--- What you are asked to do ---
For the word "stage", find each line in the entries where it occurs and copy that line.
START Extracted entries
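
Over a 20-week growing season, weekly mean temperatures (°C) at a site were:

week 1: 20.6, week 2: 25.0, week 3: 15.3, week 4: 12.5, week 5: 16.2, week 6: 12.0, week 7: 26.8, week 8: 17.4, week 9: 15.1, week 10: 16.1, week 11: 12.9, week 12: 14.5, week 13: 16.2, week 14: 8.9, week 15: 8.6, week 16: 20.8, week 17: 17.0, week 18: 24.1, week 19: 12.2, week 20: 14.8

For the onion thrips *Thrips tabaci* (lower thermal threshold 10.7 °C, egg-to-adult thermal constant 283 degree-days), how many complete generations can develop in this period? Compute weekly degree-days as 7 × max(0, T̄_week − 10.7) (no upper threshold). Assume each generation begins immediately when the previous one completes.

2 generations

Weekly DD (7 × max(0, T̄ − 10.7)): 69.3, 100.1, 32.2, 12.6, 38.5, 9.1, 112.7, 46.9, 30.8, 37.8, 15.4, 26.6, 38.5, 0.0, 0.0, 70.7, 44.1, 93.8, 10.5, 28.7.
Season total = 818.3 DD.
Complete generations = ⌊818.3 / 283⌋ = 2.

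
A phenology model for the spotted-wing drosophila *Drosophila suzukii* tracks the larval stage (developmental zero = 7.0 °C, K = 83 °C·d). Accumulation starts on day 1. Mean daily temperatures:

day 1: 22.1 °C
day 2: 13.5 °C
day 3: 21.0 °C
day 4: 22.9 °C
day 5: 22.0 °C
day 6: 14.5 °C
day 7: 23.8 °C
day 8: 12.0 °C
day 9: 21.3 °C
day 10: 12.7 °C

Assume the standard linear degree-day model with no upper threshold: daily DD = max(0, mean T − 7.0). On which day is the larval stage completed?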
END Extracted entries
--- Response below ---
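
A phenology model for the spotted-wing drosophila *Drosophila suzukii* tracks the larval stage (developmental zero = 7.0 °C, K = 83 °C·d). Accumulation starts on day 1. Mean daily temperatures:
Assume the standard linear degree-day model with no upper threshold: daily DD = max(0, mean T − 7.0). On which day is the larval stage completed?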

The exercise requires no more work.